» ABOUT THIS EXERCISE:
Every line from the one with "A stepped cast" to the one with "A copper member", including those two, is to be copied exactly; all other lines of the entries below are left out.

» DATA EXTRACT:
+ + + + +
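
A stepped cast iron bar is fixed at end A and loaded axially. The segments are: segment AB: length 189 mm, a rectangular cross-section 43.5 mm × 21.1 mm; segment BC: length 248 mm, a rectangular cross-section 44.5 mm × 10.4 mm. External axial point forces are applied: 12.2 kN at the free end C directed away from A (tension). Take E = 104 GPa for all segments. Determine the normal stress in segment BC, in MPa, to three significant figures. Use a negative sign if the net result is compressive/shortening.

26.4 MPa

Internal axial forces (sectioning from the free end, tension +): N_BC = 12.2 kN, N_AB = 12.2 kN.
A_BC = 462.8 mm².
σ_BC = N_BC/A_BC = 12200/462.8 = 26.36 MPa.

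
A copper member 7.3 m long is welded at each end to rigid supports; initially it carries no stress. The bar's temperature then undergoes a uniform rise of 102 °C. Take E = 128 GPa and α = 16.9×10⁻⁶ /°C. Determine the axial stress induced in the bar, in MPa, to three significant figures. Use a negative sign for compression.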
+ + + + +
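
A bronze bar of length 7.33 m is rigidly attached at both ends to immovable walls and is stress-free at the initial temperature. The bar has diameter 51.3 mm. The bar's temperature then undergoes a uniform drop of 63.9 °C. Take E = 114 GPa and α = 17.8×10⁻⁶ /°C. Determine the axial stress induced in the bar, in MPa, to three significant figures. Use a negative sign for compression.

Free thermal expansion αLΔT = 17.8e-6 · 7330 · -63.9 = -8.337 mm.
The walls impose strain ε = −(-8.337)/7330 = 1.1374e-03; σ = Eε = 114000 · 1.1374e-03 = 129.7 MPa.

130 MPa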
+ + + + +
» REPLY TO THE EXERCISE:
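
A stepped cast iron bar is fixed at end A and loaded axially. The segments are: segment AB: length 189 mm, a rectangular cross-section 43.5 mm × 21.1 mm; segment BC: length 248 mm, a rectangular cross-section 44.5 mm × 10.4 mm. External axial point forces are applied: 12.2 kN at the free end C directed away from A (tension). Take E = 104 GPa for all segments. Determine the normal stress in segment BC, in MPa, to three significant figures. Use a negative sign if the net result is compressive/shortening.

26.4 MPa

Internal axial forces (sectioning from the free end, tension +): N_BC = 12.2 kN, N_AB = 12.2 kN.
A_BC = 462.8 mm².
σ_BC = N_BC/A_BC = 12200/462.8 = 26.36 MPa.

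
A copper member 7.3 m long is welded at each end to rigid supports; initially it carries no stress. The bar's temperature then undergoes a uniform rise of 102 °C. Take E = 128 GPa and α = 16.9×10⁻⁶ /°C. Determine the axial stress induced in the bar, in MPa, to three significant figures. Use a negative sign for compression.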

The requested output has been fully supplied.